Items from a dataset
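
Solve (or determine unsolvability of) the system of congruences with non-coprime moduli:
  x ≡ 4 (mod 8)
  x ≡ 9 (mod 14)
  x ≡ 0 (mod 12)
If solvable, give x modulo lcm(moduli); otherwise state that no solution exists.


Moduli 8, 14, 12 are not pairwise coprime, so CRT works modulo lcm(m_i) when all pairwise compatibility conditions hold.
Pairwise compatibility: gcd(m_i, m_j) must divide a_i - a_j for every pair.
Merge one congruence at a time:
  Start: x ≡ 4 (mod 8).
  Combine with x ≡ 9 (mod 14): gcd(8, 14) = 2, and 9 - 4 = 5 is NOT divisible by 2.
    ⇒ system is inconsistent (no integer solution).

No solution (the system is inconsistent).


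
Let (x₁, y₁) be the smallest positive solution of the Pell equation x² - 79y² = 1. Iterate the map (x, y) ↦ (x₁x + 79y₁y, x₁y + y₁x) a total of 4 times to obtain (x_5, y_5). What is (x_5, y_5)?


Step 1: Find the fundamental solution (x₁, y₁) of x² - 79y² = 1.
  Expand √79 as a continued fraction. a₀ = ⌊√79⌋ = 8; iterate m_{k+1} = d_k·a_k − m_k, d_{k+1} = (79 − m_{k+1}²)/d_k, a_{k+1} = ⌊(a₀ + m_{k+1})/d_{k+1}⌋ (starting m₀ = 0, d₀ = 1), with convergents p_k = a_k·p_{k-1} + p_{k-2}, q_k = a_k·q_{k-1} + q_{k-2} (p₋₁ = 1, q₋₁ = 0):
  k = 0: a₀ = 8; p₀/q₀ = 8/1; p₀² − 79·q₀² = 64 − 79 = -15.
  k = 1: m = 8, d = 15, a = ⌊(8 + 8)/15⌋ = 1; p/q = (1·8 + 1)/(1·1 + 0) = 9/1; p² − 79·q² = 81 − 79 = 2.
  k = 2: m = 7, d = 2, a = ⌊(8 + 7)/2⌋ = 7; p/q = (7·9 + 8)/(7·1 + 1) = 71/8; p² − 79·q² = 5041 − 5056 = -15.
  k = 3: m = 7, d = 15, a = ⌊(8 + 7)/15⌋ = 1; p/q = (1·71 + 9)/(1·8 + 1) = 80/9; p² − 79·q² = 6400 − 6399 = 1.
  The first convergent with p² − 79·q² = 1 gives the fundamental solution (x₁, y₁) = (80, 9).
Step 2: Apply the recurrence (x_{n+1}, y_{n+1}) = (x₁x_n + 79y₁y_n, x₁y_n + y₁x_n) repeatedly.
  From (x_1, y_1) = (80, 9): x_2 = 80·80 + 79·9·9 = 12799; y_2 = 80·9 + 9·80 = 1440.
  From (x_2, y_2) = (12799, 1440): x_3 = 80·12799 + 79·9·1440 = 2047760; y_3 = 80·1440 + 9·12799 = 230391.
  From (x_3, y_3) = (2047760, 230391): x_4 = 80·2047760 + 79·9·230391 = 327628801; y_4 = 80·230391 + 9·2047760 = 36861120.
  From (x_4, y_4) = (327628801, 36861120): x_5 = 80·327628801 + 79·9·36861120 = 52418560400; y_5 = 80·36861120 + 9·327628801 = 5897548809.
Step 3: Verify x_5² - 79·y_5² = 2747705474408448160000 - 2747705474408448159999 = 1 (should be 1). ✓

(x_1, y_1) = (80, 9); (x_5, y_5) = (52418560400, 5897548809).


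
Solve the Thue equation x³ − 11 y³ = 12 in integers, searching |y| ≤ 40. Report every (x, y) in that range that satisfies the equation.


The equation is x³ - 11y³ = 12. For fixed y, x³ = 11·y³ + 12, so a solution requires the RHS to be a perfect cube.
Strategy: iterate y from -40 to 40, compute RHS = 11·y³ + 12, and check whether it is a (positive or negative) perfect cube.
Check small values of y:
  y = 0: RHS = 12 is not a perfect cube.
  y = 1: RHS = 23 is not a perfect cube.
  y = -1: RHS = 1 = (1)³ ⇒ x = 1 works.
  y = 2: RHS = 100 is not a perfect cube.
  y = -2: RHS = -76 is not a perfect cube.
  y = 3: RHS = 309 is not a perfect cube.
  y = -3: RHS = -285 is not a perfect cube.
Continuing the search up to |y| = 40 finds no further solutions beyond those listed.
Collected solutions: (1, -1).

Solutions (with |y| ≤ 40): (1, -1).


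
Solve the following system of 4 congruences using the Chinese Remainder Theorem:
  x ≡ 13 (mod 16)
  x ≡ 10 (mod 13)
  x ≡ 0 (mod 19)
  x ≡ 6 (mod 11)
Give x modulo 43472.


Product of moduli M = 16 · 13 · 19 · 11 = 43472.
Merge one congruence at a time:
  Start: x ≡ 13 (mod 16).
  Combine with x ≡ 10 (mod 13); new modulus lcm = 208.
    Write x = 13 + 16·t and substitute into x ≡ 10 (mod 13): 16·t ≡ 10 − 13 = -3 (mod 13).
    Reduce coefficients mod 13: 3·t ≡ 10 (mod 13).
    The inverse of 3 mod 13 is 9 (since 3·9 = 27 = 2·13 + 1), so t ≡ 9·10 = 90 ≡ 12 (mod 13).
    Then x = 13 + 16·12 = 205, valid modulo lcm(16, 13) = 208: x ≡ 205 (mod 208).
  Combine with x ≡ 0 (mod 19); new modulus lcm = 3952.
    Write x = 205 + 208·t and substitute into x ≡ 0 (mod 19): 208·t ≡ 0 − 205 = -205 (mod 19).
    Reduce coefficients mod 19: 18·t ≡ 4 (mod 19).
    The inverse of 18 mod 19 is 18 (since 18·18 = 324 = 17·19 + 1), so t ≡ 18·4 = 72 ≡ 15 (mod 19).
    Then x = 205 + 208·15 = 3325, valid modulo lcm(208, 19) = 3952: x ≡ 3325 (mod 3952).
  Combine with x ≡ 6 (mod 11); new modulus lcm = 43472.
    Write x = 3325 + 3952·t and substitute into x ≡ 6 (mod 11): 3952·t ≡ 6 − 3325 = -3319 (mod 11).
    Reduce coefficients mod 11: 3·t ≡ 3 (mod 11).
    The inverse of 3 mod 11 is 4 (since 3·4 = 12 = 1·11 + 1), so t ≡ 4·3 = 12 ≡ 1 (mod 11).
    Then x = 3325 + 3952·1 = 7277, valid modulo lcm(3952, 11) = 43472: x ≡ 7277 (mod 43472).
Verify against each original: 7277 mod 16 = 13, 7277 mod 13 = 10, 7277 mod 19 = 0, 7277 mod 11 = 6.

x ≡ 7277 (mod 43472).


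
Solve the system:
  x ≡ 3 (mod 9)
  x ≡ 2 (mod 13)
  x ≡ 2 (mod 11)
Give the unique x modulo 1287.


Moduli 9, 13, 11 are pairwise coprime; by CRT there is a unique solution modulo M = 9 · 13 · 11 = 1287.
Solve pairwise, accumulating the modulus:
  Start with x ≡ 3 (mod 9).
  Combine with x ≡ 2 (mod 13): since gcd(9, 13) = 1, we get a unique residue mod 117.
    Write x = 3 + 9·t and substitute into x ≡ 2 (mod 13): 9·t ≡ 2 − 3 = -1 (mod 13).
    Reduce coefficients mod 13: 9·t ≡ 12 (mod 13).
    The inverse of 9 mod 13 is 3 (since 9·3 = 27 = 2·13 + 1), so t ≡ 3·12 = 36 ≡ 10 (mod 13).
    Then x = 3 + 9·10 = 93, valid modulo lcm(9, 13) = 117: x ≡ 93 (mod 117).
  Combine with x ≡ 2 (mod 11): since gcd(117, 11) = 1, we get a unique residue mod 1287.
    Write x = 93 + 117·t and substitute into x ≡ 2 (mod 11): 117·t ≡ 2 − 93 = -91 (mod 11).
    Reduce coefficients mod 11: 7·t ≡ 8 (mod 11).
    The inverse of 7 mod 11 is 8 (since 7·8 = 56 = 5·11 + 1), so t ≡ 8·8 = 64 ≡ 9 (mod 11).
    Then x = 93 + 117·9 = 1146, valid modulo lcm(117, 11) = 1287: x ≡ 1146 (mod 1287).
Verify: 1146 mod 9 = 3 ✓, 1146 mod 13 = 2 ✓, 1146 mod 11 = 2 ✓.

x ≡ 1146 (mod 1287).


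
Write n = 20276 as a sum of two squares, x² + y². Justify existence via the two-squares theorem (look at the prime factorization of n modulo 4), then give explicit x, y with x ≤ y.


Step 1: Factor n = 20276 = 2^2 · 37 · 137.
Step 2: Check the mod-4 condition on each prime factor: 2 = 2 (special); 37 ≡ 1 (mod 4), exponent 1; 137 ≡ 1 (mod 4), exponent 1.
All primes ≡ 3 (mod 4) appear to even exponent (or don't appear), so by the two-squares theorem n IS expressible as a sum of two squares.
Step 3: Build a representation. Group n = k² · m with k = 2 and m = 37 · 137 = 5069 (a product of primes ≡ 1 (mod 4)); a representation of m scales to one of n via (k·x)² + (k·y)² = k²(x² + y²). Each prime p ≡ 1 (mod 4) is itself a sum of two squares; find a² by testing p − a² for a perfect square:
  37: 37 − 1² = 36 = 6² ⇒ 37 = 1² + 6².
  137: 137 − 1² = 136, 137 − 2² = 133, 137 − 3² = 128, 137 − 4² = 121 = 11² ⇒ 137 = 4² + 11².
  Combine using the Brahmagupta–Fibonacci identity (a² + b²)(c² + d²) = (ac − bd)² + (ad + bc)² = (ac + bd)² + (ad − bc)²:
  37 · 137 = 5069: from (1² + 6²)(4² + 11²), take (1·4 − 6·11, 1·11 + 6·4) = (4 − 66, 11 + 24) = (-62, 35); dropping signs (only squares matter) gives (62, 35); check 62² + 35² = 3844 + 1225 = 5069 ✓.
  Scale by k = 2: (2·62, 2·35) = (124, 70).
Step 4: Order so x ≤ y and verify: 70² + 124² = 4900 + 15376 = 20276 = n. ✓

n = 20276 = 70² + 124² (one valid representation with x ≤ y).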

§ WORK TO COMPLETE: Copy exactly the lines from the top of the entries through the line with "x ≡ 0 (mod 12)" in it, please, keeping both ends and adding nothing.

§ ANSWER SECTION:
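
Solve (or determine unsolvability of) the system of congruences with non-coprime moduli:
  x ≡ 4 (mod 8)
  x ≡ 9 (mod 14)
  x ≡ 0 (mod 12)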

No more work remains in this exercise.